- Work instructions: Output range, inclusive: from the line containing "Let J = -651/(-7413)" to the line containing "Answer: 7513969468039/118669422 ≈ 63319.". Restate those lines from the data below word for word and only those.

===== Records supplied =====

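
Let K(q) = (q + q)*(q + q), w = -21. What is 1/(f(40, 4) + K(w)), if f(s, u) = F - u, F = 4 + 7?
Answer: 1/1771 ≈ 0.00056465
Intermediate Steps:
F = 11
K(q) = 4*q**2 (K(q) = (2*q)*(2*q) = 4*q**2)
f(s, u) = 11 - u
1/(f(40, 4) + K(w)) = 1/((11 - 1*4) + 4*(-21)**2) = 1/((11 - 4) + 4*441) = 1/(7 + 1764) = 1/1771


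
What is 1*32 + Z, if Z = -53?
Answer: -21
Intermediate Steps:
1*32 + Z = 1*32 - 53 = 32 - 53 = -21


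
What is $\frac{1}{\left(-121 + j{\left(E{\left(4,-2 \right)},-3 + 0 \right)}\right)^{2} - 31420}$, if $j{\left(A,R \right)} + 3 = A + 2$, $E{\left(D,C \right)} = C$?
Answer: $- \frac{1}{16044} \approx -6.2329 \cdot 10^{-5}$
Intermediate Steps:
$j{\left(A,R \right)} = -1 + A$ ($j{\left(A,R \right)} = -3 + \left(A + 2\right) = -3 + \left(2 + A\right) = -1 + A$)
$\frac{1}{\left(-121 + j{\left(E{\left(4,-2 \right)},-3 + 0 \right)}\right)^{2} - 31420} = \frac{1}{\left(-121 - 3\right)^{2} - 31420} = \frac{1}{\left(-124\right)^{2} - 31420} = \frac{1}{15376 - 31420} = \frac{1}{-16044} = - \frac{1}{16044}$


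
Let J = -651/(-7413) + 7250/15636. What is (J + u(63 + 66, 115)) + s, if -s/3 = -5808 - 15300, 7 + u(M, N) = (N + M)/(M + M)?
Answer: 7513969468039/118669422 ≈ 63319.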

=====
===== Records supplied =====

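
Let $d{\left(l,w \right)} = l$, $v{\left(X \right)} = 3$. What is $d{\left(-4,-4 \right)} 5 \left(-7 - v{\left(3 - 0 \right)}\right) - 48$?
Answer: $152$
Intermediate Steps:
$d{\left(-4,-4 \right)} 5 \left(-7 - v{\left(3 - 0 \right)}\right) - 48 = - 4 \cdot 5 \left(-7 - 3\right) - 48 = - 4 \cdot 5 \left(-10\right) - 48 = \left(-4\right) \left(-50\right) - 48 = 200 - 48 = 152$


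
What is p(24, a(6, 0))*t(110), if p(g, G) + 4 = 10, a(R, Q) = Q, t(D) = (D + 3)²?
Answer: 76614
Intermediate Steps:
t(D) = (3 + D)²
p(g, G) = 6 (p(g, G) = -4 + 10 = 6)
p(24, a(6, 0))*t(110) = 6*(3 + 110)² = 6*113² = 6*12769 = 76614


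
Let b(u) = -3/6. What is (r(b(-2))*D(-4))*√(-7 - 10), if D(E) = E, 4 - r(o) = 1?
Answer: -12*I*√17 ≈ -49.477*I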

=====

- Your response:
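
Let J = -651/(-7413) + 7250/15636. What is (J + u(63 + 66, 115)) + s, if -s/3 = -5808 - 15300, 7 + u(M, N) = (N + M)/(M + M)?
Answer: 7513969468039/118669422 ≈ 63319.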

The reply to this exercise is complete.